* [SUPPLIED DATA]:
::::

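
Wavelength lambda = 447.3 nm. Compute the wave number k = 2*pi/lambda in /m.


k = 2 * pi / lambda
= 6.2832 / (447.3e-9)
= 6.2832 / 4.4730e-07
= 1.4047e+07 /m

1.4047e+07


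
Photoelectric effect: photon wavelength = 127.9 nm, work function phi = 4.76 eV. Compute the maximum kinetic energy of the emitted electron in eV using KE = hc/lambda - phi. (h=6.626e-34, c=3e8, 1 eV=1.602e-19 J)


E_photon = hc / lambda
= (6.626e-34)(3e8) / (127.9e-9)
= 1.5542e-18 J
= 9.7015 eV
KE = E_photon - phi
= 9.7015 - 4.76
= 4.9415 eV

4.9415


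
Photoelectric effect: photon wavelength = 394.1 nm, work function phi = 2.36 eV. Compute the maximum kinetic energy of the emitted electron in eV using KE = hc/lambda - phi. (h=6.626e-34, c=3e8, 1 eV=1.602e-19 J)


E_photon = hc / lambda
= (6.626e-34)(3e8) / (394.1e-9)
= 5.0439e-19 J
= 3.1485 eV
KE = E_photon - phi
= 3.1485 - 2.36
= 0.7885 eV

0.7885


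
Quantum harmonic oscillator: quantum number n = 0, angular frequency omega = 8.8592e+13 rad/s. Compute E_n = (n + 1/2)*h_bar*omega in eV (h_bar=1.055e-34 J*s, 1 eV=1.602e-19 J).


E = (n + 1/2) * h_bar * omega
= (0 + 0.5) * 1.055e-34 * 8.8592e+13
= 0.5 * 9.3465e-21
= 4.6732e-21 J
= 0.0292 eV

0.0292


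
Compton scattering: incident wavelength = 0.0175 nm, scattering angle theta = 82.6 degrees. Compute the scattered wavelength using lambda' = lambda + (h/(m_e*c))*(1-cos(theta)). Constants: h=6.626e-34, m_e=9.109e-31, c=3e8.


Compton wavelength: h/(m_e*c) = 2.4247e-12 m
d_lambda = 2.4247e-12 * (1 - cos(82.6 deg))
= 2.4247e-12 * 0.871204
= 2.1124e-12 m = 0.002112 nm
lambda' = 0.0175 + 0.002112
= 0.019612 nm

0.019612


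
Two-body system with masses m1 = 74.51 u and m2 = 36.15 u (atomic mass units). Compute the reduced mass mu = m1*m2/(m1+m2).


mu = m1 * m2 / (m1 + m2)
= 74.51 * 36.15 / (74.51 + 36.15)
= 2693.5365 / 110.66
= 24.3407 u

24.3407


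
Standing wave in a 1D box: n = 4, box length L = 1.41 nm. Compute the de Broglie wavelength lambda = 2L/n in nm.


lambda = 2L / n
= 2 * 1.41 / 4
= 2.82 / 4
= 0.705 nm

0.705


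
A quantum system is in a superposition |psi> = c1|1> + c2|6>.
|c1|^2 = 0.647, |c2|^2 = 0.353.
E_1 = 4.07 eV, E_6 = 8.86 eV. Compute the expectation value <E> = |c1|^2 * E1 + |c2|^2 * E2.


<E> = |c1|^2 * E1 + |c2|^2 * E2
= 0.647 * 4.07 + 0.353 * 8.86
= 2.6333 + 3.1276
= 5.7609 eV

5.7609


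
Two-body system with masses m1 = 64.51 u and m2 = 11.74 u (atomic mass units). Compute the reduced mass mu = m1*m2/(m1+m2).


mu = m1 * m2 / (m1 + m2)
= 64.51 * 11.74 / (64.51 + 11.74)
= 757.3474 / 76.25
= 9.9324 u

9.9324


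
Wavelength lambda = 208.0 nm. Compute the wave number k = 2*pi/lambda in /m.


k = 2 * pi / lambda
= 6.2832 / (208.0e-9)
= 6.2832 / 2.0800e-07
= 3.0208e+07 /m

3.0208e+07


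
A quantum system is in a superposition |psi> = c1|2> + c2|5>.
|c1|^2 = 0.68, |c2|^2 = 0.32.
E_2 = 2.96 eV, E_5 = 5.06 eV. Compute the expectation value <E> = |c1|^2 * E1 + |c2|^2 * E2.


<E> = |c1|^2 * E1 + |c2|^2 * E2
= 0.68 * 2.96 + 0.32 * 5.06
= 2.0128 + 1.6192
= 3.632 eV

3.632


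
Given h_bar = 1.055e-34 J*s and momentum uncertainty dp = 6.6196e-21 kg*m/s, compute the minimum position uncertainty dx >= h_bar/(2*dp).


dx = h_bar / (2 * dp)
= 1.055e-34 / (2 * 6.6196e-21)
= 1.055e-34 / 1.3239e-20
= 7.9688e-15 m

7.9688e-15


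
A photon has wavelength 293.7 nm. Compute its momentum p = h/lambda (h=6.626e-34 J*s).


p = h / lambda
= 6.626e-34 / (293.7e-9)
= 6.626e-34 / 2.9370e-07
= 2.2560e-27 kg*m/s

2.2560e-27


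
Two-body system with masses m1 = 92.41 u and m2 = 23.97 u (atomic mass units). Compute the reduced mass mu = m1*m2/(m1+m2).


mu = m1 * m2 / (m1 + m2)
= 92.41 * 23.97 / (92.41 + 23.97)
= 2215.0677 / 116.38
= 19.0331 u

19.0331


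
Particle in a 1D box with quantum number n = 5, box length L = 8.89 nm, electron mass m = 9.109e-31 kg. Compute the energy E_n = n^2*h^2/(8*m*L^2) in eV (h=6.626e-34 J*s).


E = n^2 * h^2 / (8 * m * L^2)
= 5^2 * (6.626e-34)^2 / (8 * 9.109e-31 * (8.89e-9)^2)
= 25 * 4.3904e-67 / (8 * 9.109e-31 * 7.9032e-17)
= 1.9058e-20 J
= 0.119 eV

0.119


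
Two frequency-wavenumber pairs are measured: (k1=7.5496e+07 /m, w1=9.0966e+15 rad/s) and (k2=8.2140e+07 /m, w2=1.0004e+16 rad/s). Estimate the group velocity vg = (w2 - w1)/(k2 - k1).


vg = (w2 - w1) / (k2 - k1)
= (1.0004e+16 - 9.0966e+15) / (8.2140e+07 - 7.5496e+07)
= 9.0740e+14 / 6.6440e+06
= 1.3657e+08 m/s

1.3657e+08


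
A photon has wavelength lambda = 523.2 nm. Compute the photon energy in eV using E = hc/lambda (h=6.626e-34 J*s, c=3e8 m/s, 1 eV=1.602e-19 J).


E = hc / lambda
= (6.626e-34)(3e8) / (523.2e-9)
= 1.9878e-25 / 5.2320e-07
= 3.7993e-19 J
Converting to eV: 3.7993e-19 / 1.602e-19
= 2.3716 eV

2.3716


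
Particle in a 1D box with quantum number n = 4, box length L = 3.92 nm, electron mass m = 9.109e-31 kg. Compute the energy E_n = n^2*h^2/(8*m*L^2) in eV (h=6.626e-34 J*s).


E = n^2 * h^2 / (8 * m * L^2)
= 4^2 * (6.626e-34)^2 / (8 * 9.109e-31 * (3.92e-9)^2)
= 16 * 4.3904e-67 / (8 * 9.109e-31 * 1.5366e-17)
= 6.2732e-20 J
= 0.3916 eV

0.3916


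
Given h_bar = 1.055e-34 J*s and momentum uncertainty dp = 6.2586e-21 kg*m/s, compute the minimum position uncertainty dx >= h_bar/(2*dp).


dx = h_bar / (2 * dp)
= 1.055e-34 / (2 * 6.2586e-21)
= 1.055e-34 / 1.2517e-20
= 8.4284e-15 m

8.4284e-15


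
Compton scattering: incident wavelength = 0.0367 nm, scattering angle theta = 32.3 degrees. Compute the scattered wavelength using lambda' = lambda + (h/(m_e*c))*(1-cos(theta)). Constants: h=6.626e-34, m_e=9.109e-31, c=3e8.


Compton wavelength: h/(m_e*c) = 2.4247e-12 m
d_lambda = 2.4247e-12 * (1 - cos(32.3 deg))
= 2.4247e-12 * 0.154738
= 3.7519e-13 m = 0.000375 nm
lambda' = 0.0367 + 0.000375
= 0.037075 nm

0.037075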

::::

* [WORK REQUIRED]: Would you please repeat all the entries exactly as written?

* [RESPONSE BELOW]:
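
Wavelength lambda = 447.3 nm. Compute the wave number k = 2*pi/lambda in /m.


k = 2 * pi / lambda
= 6.2832 / (447.3e-9)
= 6.2832 / 4.4730e-07
= 1.4047e+07 /m

1.4047e+07


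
Photoelectric effect: photon wavelength = 127.9 nm, work function phi = 4.76 eV. Compute the maximum kinetic energy of the emitted electron in eV using KE = hc/lambda - phi. (h=6.626e-34, c=3e8, 1 eV=1.602e-19 J)


E_photon = hc / lambda
= (6.626e-34)(3e8) / (127.9e-9)
= 1.5542e-18 J
= 9.7015 eV
KE = E_photon - phi
= 9.7015 - 4.76
= 4.9415 eV

4.9415


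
Photoelectric effect: photon wavelength = 394.1 nm, work function phi = 2.36 eV. Compute the maximum kinetic energy of the emitted electron in eV using KE = hc/lambda - phi. (h=6.626e-34, c=3e8, 1 eV=1.602e-19 J)


E_photon = hc / lambda
= (6.626e-34)(3e8) / (394.1e-9)
= 5.0439e-19 J
= 3.1485 eV
KE = E_photon - phi
= 3.1485 - 2.36
= 0.7885 eV

0.7885


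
Quantum harmonic oscillator: quantum number n = 0, angular frequency omega = 8.8592e+13 rad/s. Compute E_n = (n + 1/2)*h_bar*omega in eV (h_bar=1.055e-34 J*s, 1 eV=1.602e-19 J).


E = (n + 1/2) * h_bar * omega
= (0 + 0.5) * 1.055e-34 * 8.8592e+13
= 0.5 * 9.3465e-21
= 4.6732e-21 J
= 0.0292 eV

0.0292


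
Compton scattering: incident wavelength = 0.0175 nm, scattering angle theta = 82.6 degrees. Compute the scattered wavelength using lambda' = lambda + (h/(m_e*c))*(1-cos(theta)). Constants: h=6.626e-34, m_e=9.109e-31, c=3e8.


Compton wavelength: h/(m_e*c) = 2.4247e-12 m
d_lambda = 2.4247e-12 * (1 - cos(82.6 deg))
= 2.4247e-12 * 0.871204
= 2.1124e-12 m = 0.002112 nm
lambda' = 0.0175 + 0.002112
= 0.019612 nm

0.019612


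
Two-body system with masses m1 = 74.51 u and m2 = 36.15 u (atomic mass units). Compute the reduced mass mu = m1*m2/(m1+m2).


mu = m1 * m2 / (m1 + m2)
= 74.51 * 36.15 / (74.51 + 36.15)
= 2693.5365 / 110.66
= 24.3407 u

24.3407


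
Standing wave in a 1D box: n = 4, box length L = 1.41 nm. Compute the de Broglie wavelength lambda = 2L/n in nm.


lambda = 2L / n
= 2 * 1.41 / 4
= 2.82 / 4
= 0.705 nm

0.705


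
A quantum system is in a superposition |psi> = c1|1> + c2|6>.
|c1|^2 = 0.647, |c2|^2 = 0.353.
E_1 = 4.07 eV, E_6 = 8.86 eV. Compute the expectation value <E> = |c1|^2 * E1 + |c2|^2 * E2.


<E> = |c1|^2 * E1 + |c2|^2 * E2
= 0.647 * 4.07 + 0.353 * 8.86
= 2.6333 + 3.1276
= 5.7609 eV

5.7609


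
Two-body system with masses m1 = 64.51 u and m2 = 11.74 u (atomic mass units). Compute the reduced mass mu = m1*m2/(m1+m2).


mu = m1 * m2 / (m1 + m2)
= 64.51 * 11.74 / (64.51 + 11.74)
= 757.3474 / 76.25
= 9.9324 u

9.9324


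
Wavelength lambda = 208.0 nm. Compute the wave number k = 2*pi/lambda in /m.


k = 2 * pi / lambda
= 6.2832 / (208.0e-9)
= 6.2832 / 2.0800e-07
= 3.0208e+07 /m

3.0208e+07


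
A quantum system is in a superposition |psi> = c1|2> + c2|5>.
|c1|^2 = 0.68, |c2|^2 = 0.32.
E_2 = 2.96 eV, E_5 = 5.06 eV. Compute the expectation value <E> = |c1|^2 * E1 + |c2|^2 * E2.


<E> = |c1|^2 * E1 + |c2|^2 * E2
= 0.68 * 2.96 + 0.32 * 5.06
= 2.0128 + 1.6192
= 3.632 eV

3.632


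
Given h_bar = 1.055e-34 J*s and momentum uncertainty dp = 6.6196e-21 kg*m/s, compute the minimum position uncertainty dx >= h_bar/(2*dp).


dx = h_bar / (2 * dp)
= 1.055e-34 / (2 * 6.6196e-21)
= 1.055e-34 / 1.3239e-20
= 7.9688e-15 m

7.9688e-15


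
A photon has wavelength 293.7 nm. Compute its momentum p = h/lambda (h=6.626e-34 J*s).


p = h / lambda
= 6.626e-34 / (293.7e-9)
= 6.626e-34 / 2.9370e-07
= 2.2560e-27 kg*m/s

2.2560e-27


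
Two-body system with masses m1 = 92.41 u and m2 = 23.97 u (atomic mass units). Compute the reduced mass mu = m1*m2/(m1+m2).


mu = m1 * m2 / (m1 + m2)
= 92.41 * 23.97 / (92.41 + 23.97)
= 2215.0677 / 116.38
= 19.0331 u

19.0331


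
Particle in a 1D box with quantum number n = 5, box length L = 8.89 nm, electron mass m = 9.109e-31 kg. Compute the energy E_n = n^2*h^2/(8*m*L^2) in eV (h=6.626e-34 J*s).


E = n^2 * h^2 / (8 * m * L^2)
= 5^2 * (6.626e-34)^2 / (8 * 9.109e-31 * (8.89e-9)^2)
= 25 * 4.3904e-67 / (8 * 9.109e-31 * 7.9032e-17)
= 1.9058e-20 J
= 0.119 eV

0.119


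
Two frequency-wavenumber pairs are measured: (k1=7.5496e+07 /m, w1=9.0966e+15 rad/s) and (k2=8.2140e+07 /m, w2=1.0004e+16 rad/s). Estimate the group velocity vg = (w2 - w1)/(k2 - k1).


vg = (w2 - w1) / (k2 - k1)
= (1.0004e+16 - 9.0966e+15) / (8.2140e+07 - 7.5496e+07)
= 9.0740e+14 / 6.6440e+06
= 1.3657e+08 m/s

1.3657e+08


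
A photon has wavelength lambda = 523.2 nm. Compute the photon energy in eV using E = hc/lambda (h=6.626e-34 J*s, c=3e8 m/s, 1 eV=1.602e-19 J).


E = hc / lambda
= (6.626e-34)(3e8) / (523.2e-9)
= 1.9878e-25 / 5.2320e-07
= 3.7993e-19 J
Converting to eV: 3.7993e-19 / 1.602e-19
= 2.3716 eV

2.3716


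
Particle in a 1D box with quantum number n = 4, box length L = 3.92 nm, electron mass m = 9.109e-31 kg. Compute the energy E_n = n^2*h^2/(8*m*L^2) in eV (h=6.626e-34 J*s).


E = n^2 * h^2 / (8 * m * L^2)
= 4^2 * (6.626e-34)^2 / (8 * 9.109e-31 * (3.92e-9)^2)
= 16 * 4.3904e-67 / (8 * 9.109e-31 * 1.5366e-17)
= 6.2732e-20 J
= 0.3916 eV

0.3916


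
Given h_bar = 1.055e-34 J*s and momentum uncertainty dp = 6.2586e-21 kg*m/s, compute the minimum position uncertainty dx >= h_bar/(2*dp).


dx = h_bar / (2 * dp)
= 1.055e-34 / (2 * 6.2586e-21)
= 1.055e-34 / 1.2517e-20
= 8.4284e-15 m

8.4284e-15


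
Compton scattering: incident wavelength = 0.0367 nm, scattering angle theta = 32.3 degrees. Compute the scattered wavelength using lambda' = lambda + (h/(m_e*c))*(1-cos(theta)). Constants: h=6.626e-34, m_e=9.109e-31, c=3e8.


Compton wavelength: h/(m_e*c) = 2.4247e-12 m
d_lambda = 2.4247e-12 * (1 - cos(32.3 deg))
= 2.4247e-12 * 0.154738
= 3.7519e-13 m = 0.000375 nm
lambda' = 0.0367 + 0.000375
= 0.037075 nm

0.037075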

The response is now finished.